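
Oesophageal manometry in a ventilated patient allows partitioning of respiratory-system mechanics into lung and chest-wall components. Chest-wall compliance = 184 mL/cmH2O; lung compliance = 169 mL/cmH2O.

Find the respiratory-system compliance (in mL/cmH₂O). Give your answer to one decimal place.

Lung and chest wall are elastances in series: 1/Crs = 1/CL + 1/Ccw.
1/Crs = 1/169 + 1/184 = 0.01135.
Crs = 88.106 mL/cmH2O.

88.1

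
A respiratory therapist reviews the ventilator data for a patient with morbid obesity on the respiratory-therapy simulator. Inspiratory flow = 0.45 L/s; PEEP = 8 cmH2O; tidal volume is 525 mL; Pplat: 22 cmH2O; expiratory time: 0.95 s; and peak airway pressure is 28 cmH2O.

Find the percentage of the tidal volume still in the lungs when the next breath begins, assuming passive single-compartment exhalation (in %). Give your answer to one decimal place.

15.0

R = (PIP − Pplat)/V̇ = (28 − 22) / 0.45 = 6.0/0.45 = 13.333 cmH2O·s/L.
C = Vt/(Pplat − PEEP) = 525.0 / (22 − 8) = 525.0/14.0 = 37.5 mL/cmH2O.
τ = R × C = 13.333 × 0.0375 L/cmH2O = 0.5 s.
Fraction remaining at end-expiration = e^(−Te/τ) = e^(−0.95/0.5) = 0.1496 → 14.96%.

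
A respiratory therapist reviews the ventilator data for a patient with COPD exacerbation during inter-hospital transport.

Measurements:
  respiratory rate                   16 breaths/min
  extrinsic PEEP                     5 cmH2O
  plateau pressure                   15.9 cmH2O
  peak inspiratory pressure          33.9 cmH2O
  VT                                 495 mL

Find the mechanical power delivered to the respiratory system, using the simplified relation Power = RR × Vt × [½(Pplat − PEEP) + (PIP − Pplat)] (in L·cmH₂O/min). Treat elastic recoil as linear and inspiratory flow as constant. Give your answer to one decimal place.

185.7

Per-breath work = Vt × [½(Pplat−PEEP) + (PIP−Pplat)] = 0.495 × [0.5×10.9 + 18.0] = 0.495 × 23.45 = 11.608 L·cmH2O.
Power = 16 × 11.608 = 185.73 L·cmH2O/min.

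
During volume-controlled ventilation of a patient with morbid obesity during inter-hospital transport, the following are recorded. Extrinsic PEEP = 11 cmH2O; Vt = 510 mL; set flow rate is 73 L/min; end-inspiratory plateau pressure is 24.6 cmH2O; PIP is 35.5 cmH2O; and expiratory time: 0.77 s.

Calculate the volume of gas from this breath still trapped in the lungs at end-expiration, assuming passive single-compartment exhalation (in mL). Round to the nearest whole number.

52

Flow: 73 L/min ÷ 60 = 1.2167 L/s.
R = (PIP − Pplat)/V̇ = (35.5 − 24.6) / 1.2167 = 10.9/1.2167 = 8.959 cmH2O·s/L.
C = Vt/(Pplat − PEEP) = 510.0 / (24.6 − 11) = 510.0/13.6 = 37.5 mL/cmH2O.
τ = R × C = 8.959 × 0.0375 L/cmH2O = 0.336 s.
Fraction remaining = e^(−Te/τ) = e^(−0.77/0.336) = 0.1011.
Trapped volume = 510.0 × 0.1011 = 51.561 mL.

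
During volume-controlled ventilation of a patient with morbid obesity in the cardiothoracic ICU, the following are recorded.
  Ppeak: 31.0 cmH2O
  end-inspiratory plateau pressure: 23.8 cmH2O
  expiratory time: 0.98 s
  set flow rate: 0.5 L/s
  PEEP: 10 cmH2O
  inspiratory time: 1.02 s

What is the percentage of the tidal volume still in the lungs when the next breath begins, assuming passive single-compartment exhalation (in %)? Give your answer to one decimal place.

15.9

Vt = flow × Ti = 0.5 L/s × 1.02 s × 1000 mL/L = 510.0 mL.
R = (PIP − Pplat)/V̇ = (31.0 − 23.8) / 0.5 = 7.2/0.5 = 14.4 cmH2O·s/L.
C = Vt/(Pplat − PEEP) = 510.0 / (23.8 − 10) = 510.0/13.8 = 36.957 mL/cmH2O.
τ = R × C = 14.4 × 0.03696 L/cmH2O = 0.5322 s.
Fraction remaining at end-expiration = e^(−Te/τ) = e^(−0.98/0.5322) = 0.1586 → 15.86%.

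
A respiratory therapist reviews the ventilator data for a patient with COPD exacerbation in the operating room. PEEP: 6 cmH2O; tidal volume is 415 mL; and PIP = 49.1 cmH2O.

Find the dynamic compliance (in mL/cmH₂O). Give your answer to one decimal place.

Dynamic compliance = Vt / (PIP − PEEP) = 415 / (49.1 − 6) = 415 / 43.1 = 9.629 mL/cmH2O.

9.6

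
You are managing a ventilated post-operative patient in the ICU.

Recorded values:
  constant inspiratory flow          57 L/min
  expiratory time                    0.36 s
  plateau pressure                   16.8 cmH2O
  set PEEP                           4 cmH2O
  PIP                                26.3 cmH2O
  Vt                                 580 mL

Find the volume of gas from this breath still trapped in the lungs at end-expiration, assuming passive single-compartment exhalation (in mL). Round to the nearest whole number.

Flow: 57 L/min ÷ 60 = 0.95 L/s.
R = (PIP − Pplat)/V̇ = (26.3 − 16.8) / 0.95 = 9.5/0.95 = 10.0 cmH2O·s/L.
C = Vt/(Pplat − PEEP) = 580.0 / (16.8 − 4) = 580.0/12.8 = 45.313 mL/cmH2O.
τ = R × C = 10.0 × 0.04531 L/cmH2O = 0.4531 s.
Fraction remaining = e^(−Te/τ) = e^(−0.36/0.4531) = 0.4518.
Trapped volume = 580.0 × 0.4518 = 262.04 mL.

262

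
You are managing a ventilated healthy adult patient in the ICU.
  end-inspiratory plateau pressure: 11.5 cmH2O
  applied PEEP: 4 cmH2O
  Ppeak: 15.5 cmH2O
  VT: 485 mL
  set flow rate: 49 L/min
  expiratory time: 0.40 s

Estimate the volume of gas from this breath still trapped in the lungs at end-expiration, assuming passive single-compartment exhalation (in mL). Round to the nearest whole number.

137

Flow: 49 L/min ÷ 60 = 0.8167 L/s.
R = (PIP − Pplat)/V̇ = (15.5 − 11.5) / 0.8167 = 4.0/0.8167 = 4.898 cmH2O·s/L.
C = Vt/(Pplat − PEEP) = 485.0 / (11.5 − 4) = 485.0/7.5 = 64.667 mL/cmH2O.
τ = R × C = 4.898 × 0.06467 L/cmH2O = 0.3168 s.
Fraction remaining = e^(−Te/τ) = e^(−0.40/0.3168) = 0.2829.
Trapped volume = 485.0 × 0.2829 = 137.21 mL.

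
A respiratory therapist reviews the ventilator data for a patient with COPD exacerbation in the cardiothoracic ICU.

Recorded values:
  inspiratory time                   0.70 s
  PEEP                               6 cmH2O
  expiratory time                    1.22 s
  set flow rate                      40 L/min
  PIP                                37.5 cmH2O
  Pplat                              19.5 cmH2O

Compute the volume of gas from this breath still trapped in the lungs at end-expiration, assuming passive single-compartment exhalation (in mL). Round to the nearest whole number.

Flow: 40 L/min ÷ 60 = 0.6667 L/s.
Vt = flow × Ti = 0.6667 L/s × 0.70 s × 1000 mL/L = 466.69 mL.
R = (PIP − Pplat)/V̇ = (37.5 − 19.5) / 0.6667 = 18.0/0.6667 = 26.999 cmH2O·s/L.
C = Vt/(Pplat − PEEP) = 466.69 / (19.5 − 6) = 466.69/13.5 = 34.57 mL/cmH2O.
τ = R × C = 26.999 × 0.03457 L/cmH2O = 0.9334 s.
Fraction remaining = e^(−Te/τ) = e^(−1.22/0.9334) = 0.2706.
Trapped volume = 466.69 × 0.2706 = 126.29 mL.

126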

WHAT YOU SHOULD DO -> All of the material must be written out again without any change.

SOLUTION TO THE EXERCISE ->
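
Oesophageal manometry in a ventilated patient allows partitioning of respiratory-system mechanics into lung and chest-wall components. Chest-wall compliance = 184 mL/cmH2O; lung compliance = 169 mL/cmH2O.

Find the respiratory-system compliance (in mL/cmH₂O). Give your answer to one decimal place.

Lung and chest wall are elastances in series: 1/Crs = 1/CL + 1/Ccw.
1/Crs = 1/169 + 1/184 = 0.01135.
Crs = 88.106 mL/cmH2O.

88.1

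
A respiratory therapist reviews the ventilator data for a patient with morbid obesity on the respiratory-therapy simulator. Inspiratory flow = 0.45 L/s; PEEP = 8 cmH2O; tidal volume is 525 mL; Pplat: 22 cmH2O; expiratory time: 0.95 s; and peak airway pressure is 28 cmH2O.

Find the percentage of the tidal volume still in the lungs when the next breath begins, assuming passive single-compartment exhalation (in %). Give your answer to one decimal place.

15.0

R = (PIP − Pplat)/V̇ = (28 − 22) / 0.45 = 6.0/0.45 = 13.333 cmH2O·s/L.
C = Vt/(Pplat − PEEP) = 525.0 / (22 − 8) = 525.0/14.0 = 37.5 mL/cmH2O.
τ = R × C = 13.333 × 0.0375 L/cmH2O = 0.5 s.
Fraction remaining at end-expiration = e^(−Te/τ) = e^(−0.95/0.5) = 0.1496 → 14.96%.

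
A respiratory therapist reviews the ventilator data for a patient with COPD exacerbation during inter-hospital transport.

Measurements:
  respiratory rate                   16 breaths/min
  extrinsic PEEP                     5 cmH2O
  plateau pressure                   15.9 cmH2O
  peak inspiratory pressure          33.9 cmH2O
  VT                                 495 mL

Find the mechanical power delivered to the respiratory system, using the simplified relation Power = RR × Vt × [½(Pplat − PEEP) + (PIP − Pplat)] (in L·cmH₂O/min). Treat elastic recoil as linear and inspiratory flow as constant. Give your answer to one decimal place.

185.7

Per-breath work = Vt × [½(Pplat−PEEP) + (PIP−Pplat)] = 0.495 × [0.5×10.9 + 18.0] = 0.495 × 23.45 = 11.608 L·cmH2O.
Power = 16 × 11.608 = 185.73 L·cmH2O/min.

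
During volume-controlled ventilation of a patient with morbid obesity during inter-hospital transport, the following are recorded. Extrinsic PEEP = 11 cmH2O; Vt = 510 mL; set flow rate is 73 L/min; end-inspiratory plateau pressure is 24.6 cmH2O; PIP is 35.5 cmH2O; and expiratory time: 0.77 s.

Calculate the volume of gas from this breath still trapped in the lungs at end-expiration, assuming passive single-compartment exhalation (in mL). Round to the nearest whole number.

52

Flow: 73 L/min ÷ 60 = 1.2167 L/s.
R = (PIP − Pplat)/V̇ = (35.5 − 24.6) / 1.2167 = 10.9/1.2167 = 8.959 cmH2O·s/L.
C = Vt/(Pplat − PEEP) = 510.0 / (24.6 − 11) = 510.0/13.6 = 37.5 mL/cmH2O.
τ = R × C = 8.959 × 0.0375 L/cmH2O = 0.336 s.
Fraction remaining = e^(−Te/τ) = e^(−0.77/0.336) = 0.1011.
Trapped volume = 510.0 × 0.1011 = 51.561 mL.

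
During volume-controlled ventilation of a patient with morbid obesity in the cardiothoracic ICU, the following are recorded.
  Ppeak: 31.0 cmH2O
  end-inspiratory plateau pressure: 23.8 cmH2O
  expiratory time: 0.98 s
  set flow rate: 0.5 L/s
  PEEP: 10 cmH2O
  inspiratory time: 1.02 s

What is the percentage of the tidal volume still in the lungs when the next breath begins, assuming passive single-compartment exhalation (in %)? Give your answer to one decimal place.

15.9

Vt = flow × Ti = 0.5 L/s × 1.02 s × 1000 mL/L = 510.0 mL.
R = (PIP − Pplat)/V̇ = (31.0 − 23.8) / 0.5 = 7.2/0.5 = 14.4 cmH2O·s/L.
C = Vt/(Pplat − PEEP) = 510.0 / (23.8 − 10) = 510.0/13.8 = 36.957 mL/cmH2O.
τ = R × C = 14.4 × 0.03696 L/cmH2O = 0.5322 s.
Fraction remaining at end-expiration = e^(−Te/τ) = e^(−0.98/0.5322) = 0.1586 → 15.86%.

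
A respiratory therapist reviews the ventilator data for a patient with COPD exacerbation in the operating room. PEEP: 6 cmH2O; tidal volume is 415 mL; and PIP = 49.1 cmH2O.

Find the dynamic compliance (in mL/cmH₂O). Give your answer to one decimal place.

Dynamic compliance = Vt / (PIP − PEEP) = 415 / (49.1 − 6) = 415 / 43.1 = 9.629 mL/cmH2O.

9.6

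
You are managing a ventilated post-operative patient in the ICU.

Recorded values:
  constant inspiratory flow          57 L/min
  expiratory time                    0.36 s
  plateau pressure                   16.8 cmH2O
  set PEEP                           4 cmH2O
  PIP                                26.3 cmH2O
  Vt                                 580 mL

Find the volume of gas from this breath still trapped in the lungs at end-expiration, assuming passive single-compartment exhalation (in mL). Round to the nearest whole number.

Flow: 57 L/min ÷ 60 = 0.95 L/s.
R = (PIP − Pplat)/V̇ = (26.3 − 16.8) / 0.95 = 9.5/0.95 = 10.0 cmH2O·s/L.
C = Vt/(Pplat − PEEP) = 580.0 / (16.8 − 4) = 580.0/12.8 = 45.313 mL/cmH2O.
τ = R × C = 10.0 × 0.04531 L/cmH2O = 0.4531 s.
Fraction remaining = e^(−Te/τ) = e^(−0.36/0.4531) = 0.4518.
Trapped volume = 580.0 × 0.4518 = 262.04 mL.

262

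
You are managing a ventilated healthy adult patient in the ICU.
  end-inspiratory plateau pressure: 11.5 cmH2O
  applied PEEP: 4 cmH2O
  Ppeak: 15.5 cmH2O
  VT: 485 mL
  set flow rate: 49 L/min
  expiratory time: 0.40 s

Estimate the volume of gas from this breath still trapped in the lungs at end-expiration, assuming passive single-compartment exhalation (in mL). Round to the nearest whole number.

137

Flow: 49 L/min ÷ 60 = 0.8167 L/s.
R = (PIP − Pplat)/V̇ = (15.5 − 11.5) / 0.8167 = 4.0/0.8167 = 4.898 cmH2O·s/L.
C = Vt/(Pplat − PEEP) = 485.0 / (11.5 − 4) = 485.0/7.5 = 64.667 mL/cmH2O.
τ = R × C = 4.898 × 0.06467 L/cmH2O = 0.3168 s.
Fraction remaining = e^(−Te/τ) = e^(−0.40/0.3168) = 0.2829.
Trapped volume = 485.0 × 0.2829 = 137.21 mL.

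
A respiratory therapist reviews the ventilator data for a patient with COPD exacerbation in the cardiothoracic ICU.

Recorded values:
  inspiratory time                   0.70 s
  PEEP                               6 cmH2O
  expiratory time                    1.22 s
  set flow rate                      40 L/min
  PIP                                37.5 cmH2O
  Pplat                              19.5 cmH2O

Compute the volume of gas from this breath still trapped in the lungs at end-expiration, assuming passive single-compartment exhalation (in mL). Round to the nearest whole number.

Flow: 40 L/min ÷ 60 = 0.6667 L/s.
Vt = flow × Ti = 0.6667 L/s × 0.70 s × 1000 mL/L = 466.69 mL.
R = (PIP − Pplat)/V̇ = (37.5 − 19.5) / 0.6667 = 18.0/0.6667 = 26.999 cmH2O·s/L.
C = Vt/(Pplat − PEEP) = 466.69 / (19.5 − 6) = 466.69/13.5 = 34.57 mL/cmH2O.
τ = R × C = 26.999 × 0.03457 L/cmH2O = 0.9334 s.
Fraction remaining = e^(−Te/τ) = e^(−1.22/0.9334) = 0.2706.
Trapped volume = 466.69 × 0.2706 = 126.29 mL.

126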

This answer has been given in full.